● **TASK OBJECTIVE**:
Restate word for word every line from the top of the data below down through the line that holds "Signal w1 is".

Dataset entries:
++++

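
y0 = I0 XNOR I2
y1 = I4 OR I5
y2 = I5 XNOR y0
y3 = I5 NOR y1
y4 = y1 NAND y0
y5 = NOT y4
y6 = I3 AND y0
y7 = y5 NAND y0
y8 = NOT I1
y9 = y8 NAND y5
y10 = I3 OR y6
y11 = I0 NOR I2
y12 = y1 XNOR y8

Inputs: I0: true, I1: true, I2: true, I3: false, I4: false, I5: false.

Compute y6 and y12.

y6 = false  y12 = true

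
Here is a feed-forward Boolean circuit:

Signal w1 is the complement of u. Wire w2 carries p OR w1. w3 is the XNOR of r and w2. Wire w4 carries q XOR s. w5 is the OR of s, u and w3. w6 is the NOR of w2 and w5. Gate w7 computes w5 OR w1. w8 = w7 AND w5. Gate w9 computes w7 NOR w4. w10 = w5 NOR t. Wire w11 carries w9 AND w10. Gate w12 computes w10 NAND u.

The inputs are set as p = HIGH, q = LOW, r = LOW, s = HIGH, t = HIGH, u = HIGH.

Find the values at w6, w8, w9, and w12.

w1 = NOT u = NOT HIGH = LOW
w2 = p OR w1 = HIGH OR LOW = HIGH
w3 = r XNOR w2 = LOW XNOR HIGH = LOW
w4 = q XOR s = LOW XOR HIGH = HIGH
w5 = s OR u OR w3 = HIGH OR HIGH OR LOW = HIGH
w6 = w2 NOR w5 = HIGH NOR HIGH = LOW
w7 = w5 OR w1 = HIGH OR LOW = HIGH
w8 = w7 AND w5 = HIGH AND HIGH = HIGH
w9 = w7 NOR w4 = HIGH NOR HIGH = LOW
w10 = w5 NOR t = HIGH NOR HIGH = LOW
w12 = w10 NAND u = LOW NAND HIGH = HIGH

w6 = LOW, w8 = HIGH, w9 = LOW, w12 = HIGH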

++++

● **RESULT OF THE TASK**:
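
y0 = I0 XNOR I2
y1 = I4 OR I5
y2 = I5 XNOR y0
y3 = I5 NOR y1
y4 = y1 NAND y0
y5 = NOT y4
y6 = I3 AND y0
y7 = y5 NAND y0
y8 = NOT I1
y9 = y8 NAND y5
y10 = I3 OR y6
y11 = I0 NOR I2
y12 = y1 XNOR y8

Inputs: I0: true, I1: true, I2: true, I3: false, I4: false, I5: false.

Compute y6 and y12.

y6 = false  y12 = true

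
Here is a feed-forward Boolean circuit:

Signal w1 is the complement of u. Wire w2 carries p OR w1. w3 is the XNOR of r and w2. Wire w4 carries q XOR s. w5 is the OR of s, u and w3. w6 is the NOR of w2 and w5. Gate w7 computes w5 OR w1. w8 = w7 AND w5. Gate w9 computes w7 NOR w4. w10 = w5 NOR t. Wire w11 carries w9 AND w10. Gate w12 computes w10 NAND u.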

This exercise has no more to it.